Your objective -> Retype each line of the listing below, from the first through the one holding "15 years. Survival", with no other lines.

Extracted records ->
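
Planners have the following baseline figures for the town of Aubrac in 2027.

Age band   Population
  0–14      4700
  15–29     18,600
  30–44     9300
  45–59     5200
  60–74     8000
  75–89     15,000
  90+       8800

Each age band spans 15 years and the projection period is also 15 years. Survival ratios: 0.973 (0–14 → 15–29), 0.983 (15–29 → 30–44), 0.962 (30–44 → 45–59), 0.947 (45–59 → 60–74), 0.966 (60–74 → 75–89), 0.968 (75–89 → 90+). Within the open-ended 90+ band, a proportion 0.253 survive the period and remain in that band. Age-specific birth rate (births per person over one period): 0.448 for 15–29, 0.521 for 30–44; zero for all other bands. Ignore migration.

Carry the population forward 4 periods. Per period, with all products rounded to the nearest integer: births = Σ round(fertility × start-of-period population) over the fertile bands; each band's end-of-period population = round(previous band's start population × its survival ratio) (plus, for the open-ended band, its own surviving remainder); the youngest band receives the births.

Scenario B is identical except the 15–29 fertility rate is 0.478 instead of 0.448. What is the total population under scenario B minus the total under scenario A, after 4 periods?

1951

— Period 1 —
Births: 18600 * 0.448 = 8333 ; 9300 * 0.521 = 4845 — total 13178
15–29: 4700 * 0.973 = 4573
30–44: 18600 * 0.983 = 18284
45–59: 9300 * 0.962 = 8947
60–74: 5200 * 0.947 = 4924
75–89: 8000 * 0.966 = 7728
90+: 15000 * 0.968 + 8800 * 0.253 = 14520 + 2226 = 16746
Population now: 0–14=13178, 15–29=4573, 30–44=18284, 45–59=8947, 60–74=4924, 75–89=7728, 90+=16746
— Period 2 —
Births: 4573 * 0.448 = 2049 ; 18284 * 0.521 = 9526 — total 11575
15–29: 13178 * 0.973 = 12822
30–44: 4573 * 0.983 = 4495
45–59: 18284 * 0.962 = 17589
60–74: 8947 * 0.947 = 8473
75–89: 4924 * 0.966 = 4757
90+: 7728 * 0.968 + 16746 * 0.253 = 7481 + 4237 = 11718
Population now: 0–14=11575, 15–29=12822, 30–44=4495, 45–59=17589, 60–74=8473, 75–89=4757, 90+=11718
— Period 3 —
Births: 12822 * 0.448 = 5744 ; 4495 * 0.521 = 2342 — total 8086
15–29: 11575 * 0.973 = 11262
30–44: 12822 * 0.983 = 12604
45–59: 4495 * 0.962 = 4324
60–74: 17589 * 0.947 = 16657
75–89: 8473 * 0.966 = 8185
90+: 4757 * 0.968 + 11718 * 0.253 = 4605 + 2965 = 7570
Population now: 0–14=8086, 15–29=11262, 30–44=12604, 45–59=4324, 60–74=16657, 75–89=8185, 90+=7570
— Period 4 —
Births: 11262 * 0.448 = 5045 ; 12604 * 0.521 = 6567 — total 11612
15–29: 8086 * 0.973 = 7868
30–44: 11262 * 0.983 = 11071
45–59: 12604 * 0.962 = 12125
60–74: 4324 * 0.947 = 4095
75–89: 16657 * 0.966 = 16091
90+: 8185 * 0.968 + 7570 * 0.253 = 7923 + 1915 = 9838
Population now: 0–14=11612, 15–29=7868, 30–44=11071, 45–59=12125, 60–74=4095, 75–89=16091, 90+=9838
Scenario A total after 4 periods: 72700
Scenario B projection —
— Period 1 —
Births: 18600 * 0.478 = 8891 ; 9300 * 0.521 = 4845 — total 13736
15–29: 4700 * 0.973 = 4573
30–44: 18600 * 0.983 = 18284
45–59: 9300 * 0.962 = 8947
60–74: 5200 * 0.947 = 4924
75–89: 8000 * 0.966 = 7728
90+: 15000 * 0.968 + 8800 * 0.253 = 14520 + 2226 = 16746
Population now: 0–14=13736, 15–29=4573, 30–44=18284, 45–59=8947, 60–74=4924, 75–89=7728, 90+=16746
— Period 2 —
Births: 4573 * 0.478 = 2186 ; 18284 * 0.521 = 9526 — total 11712
15–29: 13736 * 0.973 = 13365
30–44: 4573 * 0.983 = 4495
45–59: 18284 * 0.962 = 17589
60–74: 8947 * 0.947 = 8473
75–89: 4924 * 0.966 = 4757
90+: 7728 * 0.968 + 16746 * 0.253 = 7481 + 4237 = 11718
Population now: 0–14=11712, 15–29=13365, 30–44=4495, 45–59=17589, 60–74=8473, 75–89=4757, 90+=11718
— Period 3 —
Births: 13365 * 0.478 = 6388 ; 4495 * 0.521 = 2342 — total 8730
15–29: 11712 * 0.973 = 11396
30–44: 13365 * 0.983 = 13138
45–59: 4495 * 0.962 = 4324
60–74: 17589 * 0.947 = 16657
75–89: 8473 * 0.966 = 8185
90+: 4757 * 0.968 + 11718 * 0.253 = 4605 + 2965 = 7570
Population now: 0–14=8730, 15–29=11396, 30–44=13138, 45–59=4324, 60–74=16657, 75–89=8185, 90+=7570
— Period 4 —
Births: 11396 * 0.478 = 5447 ; 13138 * 0.521 = 6845 — total 12292
15–29: 8730 * 0.973 = 8494
30–44: 11396 * 0.983 = 11202
45–59: 13138 * 0.962 = 12639
60–74: 4324 * 0.947 = 4095
75–89: 16657 * 0.966 = 16091
90+: 8185 * 0.968 + 7570 * 0.253 = 7923 + 1915 = 9838
Population now: 0–14=12292, 15–29=8494, 30–44=11202, 45–59=12639, 60–74=4095, 75–89=16091, 90+=9838
Scenario B total after 4 periods: 74651
Difference B − A = 74651 − 72700 = 1951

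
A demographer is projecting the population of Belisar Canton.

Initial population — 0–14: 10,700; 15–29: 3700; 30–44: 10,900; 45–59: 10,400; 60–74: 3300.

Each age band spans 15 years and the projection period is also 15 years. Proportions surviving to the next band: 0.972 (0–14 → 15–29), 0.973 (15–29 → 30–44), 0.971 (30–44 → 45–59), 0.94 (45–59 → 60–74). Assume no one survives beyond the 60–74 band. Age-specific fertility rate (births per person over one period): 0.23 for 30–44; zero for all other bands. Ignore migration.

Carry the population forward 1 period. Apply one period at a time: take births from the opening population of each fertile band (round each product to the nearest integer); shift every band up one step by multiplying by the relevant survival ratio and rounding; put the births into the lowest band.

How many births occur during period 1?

2507

(Bands numbered youngest = 1 to oldest = 5.)
Period 1.
Births: 10900 * 0.23 = 2507
Band 2: 10700 * 0.972 = 10400
Band 3: 3700 * 0.973 = 3600
Band 4: 10900 * 0.971 = 10584
Band 5: 10400 * 0.94 = 9776
→ [2507, 10400, 3600, 10584, 9776]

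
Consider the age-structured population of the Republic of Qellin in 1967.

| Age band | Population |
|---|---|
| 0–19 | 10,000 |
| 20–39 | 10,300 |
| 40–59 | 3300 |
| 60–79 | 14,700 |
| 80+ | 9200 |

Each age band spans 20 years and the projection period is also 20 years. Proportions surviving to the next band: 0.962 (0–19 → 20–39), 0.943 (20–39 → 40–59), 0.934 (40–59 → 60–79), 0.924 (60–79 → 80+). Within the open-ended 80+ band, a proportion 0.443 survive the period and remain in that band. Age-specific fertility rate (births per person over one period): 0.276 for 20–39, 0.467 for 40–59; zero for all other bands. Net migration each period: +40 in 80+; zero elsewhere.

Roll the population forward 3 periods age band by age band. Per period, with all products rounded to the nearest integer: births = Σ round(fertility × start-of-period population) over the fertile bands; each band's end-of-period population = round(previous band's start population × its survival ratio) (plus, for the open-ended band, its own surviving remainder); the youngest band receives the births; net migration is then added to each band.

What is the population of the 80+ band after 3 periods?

13176

After projecting period 1:
Births: 10300 × 0.276 = 2843, 3300 × 0.467 = 1541 ⇒ total 4384
20–39: 10000 × 0.962 = 9620
40–59: 10300 × 0.943 = 9713
60–79: 3300 × 0.934 = 3082
80+: 14700 × 0.924 + 9200 × 0.443 = 13583 + 4076 = 17659
Net migration: 80+ + 40 → 17699
End of period: [4384, 9620, 9713, 3082, 17699]
After projecting period 2:
Births: 9620 × 0.276 = 2655, 9713 × 0.467 = 4536 ⇒ total 7191
20–39: 4384 × 0.962 = 4217
40–59: 9620 × 0.943 = 9072
60–79: 9713 × 0.934 = 9072
80+: 3082 × 0.924 + 17699 × 0.443 = 2848 + 7841 = 10689
Net migration: 80+ + 40 → 10729
End of period: [7191, 4217, 9072, 9072, 10729]
After projecting period 3:
Births: 4217 × 0.276 = 1164, 9072 × 0.467 = 4237 ⇒ total 5401
20–39: 7191 × 0.962 = 6918
40–59: 4217 × 0.943 = 3977
60–79: 9072 × 0.934 = 8473
80+: 9072 × 0.924 + 10729 × 0.443 = 8383 + 4753 = 13136
Net migration: 80+ + 40 → 13176
End of period: [5401, 6918, 3977, 8473, 13176]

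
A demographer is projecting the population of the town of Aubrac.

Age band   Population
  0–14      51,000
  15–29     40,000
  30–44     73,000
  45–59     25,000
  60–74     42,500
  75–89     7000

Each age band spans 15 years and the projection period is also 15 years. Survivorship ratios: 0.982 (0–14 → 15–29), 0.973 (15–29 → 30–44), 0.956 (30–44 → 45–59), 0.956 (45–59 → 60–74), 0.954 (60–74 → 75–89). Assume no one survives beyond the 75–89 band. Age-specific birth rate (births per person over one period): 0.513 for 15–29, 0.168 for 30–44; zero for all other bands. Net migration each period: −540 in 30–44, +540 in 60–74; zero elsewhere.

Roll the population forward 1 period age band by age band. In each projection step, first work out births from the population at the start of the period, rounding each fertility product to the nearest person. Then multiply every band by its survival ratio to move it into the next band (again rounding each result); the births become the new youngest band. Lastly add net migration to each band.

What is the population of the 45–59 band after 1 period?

69788

Call the groups 1 to 6, youngest first.
Period 1:
Births: 40000 * 0.513 = 20520  |  73000 * 0.168 = 12264 → 32784
Group 2: 51000 * 0.982 = 50082
Group 3: 40000 * 0.973 = 38920
Group 4: 73000 * 0.956 = 69788
Group 5: 25000 * 0.956 = 23900
Group 6: 42500 * 0.954 = 40545
Net migration: Group 3 − 540 → 38380; Group 5 + 540 → 24440
Giving 32784 / 50082 / 38380 / 69788 / 24440 / 40545.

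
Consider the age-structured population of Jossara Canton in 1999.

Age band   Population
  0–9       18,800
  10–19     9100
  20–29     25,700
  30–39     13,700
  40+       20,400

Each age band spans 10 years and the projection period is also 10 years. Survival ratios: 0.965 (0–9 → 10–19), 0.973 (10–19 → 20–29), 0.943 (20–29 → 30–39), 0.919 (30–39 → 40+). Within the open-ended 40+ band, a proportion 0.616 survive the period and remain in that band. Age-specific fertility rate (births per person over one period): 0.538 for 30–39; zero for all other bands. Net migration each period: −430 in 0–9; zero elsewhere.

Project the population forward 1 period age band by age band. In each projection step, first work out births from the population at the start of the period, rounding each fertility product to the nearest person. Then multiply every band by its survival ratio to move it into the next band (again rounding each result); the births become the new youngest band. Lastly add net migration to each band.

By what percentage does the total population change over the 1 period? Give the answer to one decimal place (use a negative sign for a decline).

Period 1.
Births: 13700 × 0.538 = 7371
10–19: 18800 × 0.965 = 18142
20–29: 9100 × 0.973 = 8854
30–39: 25700 × 0.943 = 24235
40+: 13700 × 0.919 + 20400 × 0.616 = 12590 + 12566 = 25156
Net migration: 0–9 − 430 → 6941
→ [6941, 18142, 8854, 24235, 25156]
Total: 87700 → 83328; change = -4372; percentage change = -5.0%

-5.0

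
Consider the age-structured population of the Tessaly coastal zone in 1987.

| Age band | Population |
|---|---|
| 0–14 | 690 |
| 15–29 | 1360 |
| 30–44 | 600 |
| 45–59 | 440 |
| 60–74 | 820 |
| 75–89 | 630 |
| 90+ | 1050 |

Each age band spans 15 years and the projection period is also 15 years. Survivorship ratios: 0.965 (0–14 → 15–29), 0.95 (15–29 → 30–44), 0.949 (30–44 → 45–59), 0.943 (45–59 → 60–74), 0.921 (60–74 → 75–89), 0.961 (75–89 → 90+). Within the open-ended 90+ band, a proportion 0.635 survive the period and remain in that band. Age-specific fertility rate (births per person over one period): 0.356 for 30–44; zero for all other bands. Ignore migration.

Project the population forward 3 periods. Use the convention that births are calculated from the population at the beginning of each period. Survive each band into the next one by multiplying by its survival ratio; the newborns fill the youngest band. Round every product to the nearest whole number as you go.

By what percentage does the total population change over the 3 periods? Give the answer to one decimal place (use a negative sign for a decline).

Period 1.
Births: 600 * 0.356 = 214
15–29: 690 * 0.965 = 666
30–44: 1360 * 0.95 = 1292
45–59: 600 * 0.949 = 569
60–74: 440 * 0.943 = 415
75–89: 820 * 0.921 = 755
90+: 630 * 0.961 + 1050 * 0.635 = 605 + 667 = 1272
Giving 214 / 666 / 1292 / 569 / 415 / 755 / 1272.
Period 2.
Births: 1292 * 0.356 = 460
15–29: 214 * 0.965 = 207
30–44: 666 * 0.95 = 633
45–59: 1292 * 0.949 = 1226
60–74: 569 * 0.943 = 537
75–89: 415 * 0.921 = 382
90+: 755 * 0.961 + 1272 * 0.635 = 726 + 808 = 1534
Giving 460 / 207 / 633 / 1226 / 537 / 382 / 1534.
Period 3.
Births: 633 * 0.356 = 225
15–29: 460 * 0.965 = 444
30–44: 207 * 0.95 = 197
45–59: 633 * 0.949 = 601
60–74: 1226 * 0.943 = 1156
75–89: 537 * 0.921 = 495
90+: 382 * 0.961 + 1534 * 0.635 = 367 + 974 = 1341
Giving 225 / 444 / 197 / 601 / 1156 / 495 / 1341.
Total: 5590 → 4459; change = -1131; percentage change = -20.2%

-20.2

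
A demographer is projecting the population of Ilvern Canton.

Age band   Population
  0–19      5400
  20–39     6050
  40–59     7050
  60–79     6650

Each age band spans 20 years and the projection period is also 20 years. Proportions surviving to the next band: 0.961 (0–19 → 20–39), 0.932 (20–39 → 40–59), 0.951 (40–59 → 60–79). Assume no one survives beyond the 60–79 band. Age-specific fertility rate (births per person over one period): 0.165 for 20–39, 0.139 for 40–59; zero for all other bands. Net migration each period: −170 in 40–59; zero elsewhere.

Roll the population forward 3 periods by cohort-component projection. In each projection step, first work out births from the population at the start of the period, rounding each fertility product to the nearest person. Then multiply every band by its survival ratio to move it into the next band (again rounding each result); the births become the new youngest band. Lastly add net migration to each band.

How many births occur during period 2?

1616

Call the groups 1 to 4, youngest first.
[period 1]
Births: 6050 × 0.165 = 998  |  7050 × 0.139 = 980 — total 1978
Group 2: 5400 × 0.961 = 5189
Group 3: 6050 × 0.932 = 5639
Group 4: 7050 × 0.951 = 6705
Net migration: Group 3 − 170 → 5469
End of period: [1978, 5189, 5469, 6705]
[period 2]
Births: 5189 × 0.165 = 856  |  5469 × 0.139 = 760 — total 1616
Group 2: 1978 × 0.961 = 1901
Group 3: 5189 × 0.932 = 4836
Group 4: 5469 × 0.951 = 5201
Net migration: Group 3 − 170 → 4666
End of period: [1616, 1901, 4666, 5201]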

Written solution ->
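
Planners have the following baseline figures for the town of Aubrac in 2027.

Age band   Population
  0–14      4700
  15–29     18,600
  30–44     9300
  45–59     5200
  60–74     8000
  75–89     15,000
  90+       8800

Each age band spans 15 years and the projection period is also 15 years. Survival ratios: 0.973 (0–14 → 15–29), 0.983 (15–29 → 30–44), 0.962 (30–44 → 45–59), 0.947 (45–59 → 60–74), 0.966 (60–74 → 75–89), 0.968 (75–89 → 90+). Within the open-ended 90+ band, a proportion 0.253 survive the period and remain in that band. Age-specific birth rate (births per person over one period): 0.448 for 15–29, 0.521 for 30–44; zero for all other bands. Ignore migration.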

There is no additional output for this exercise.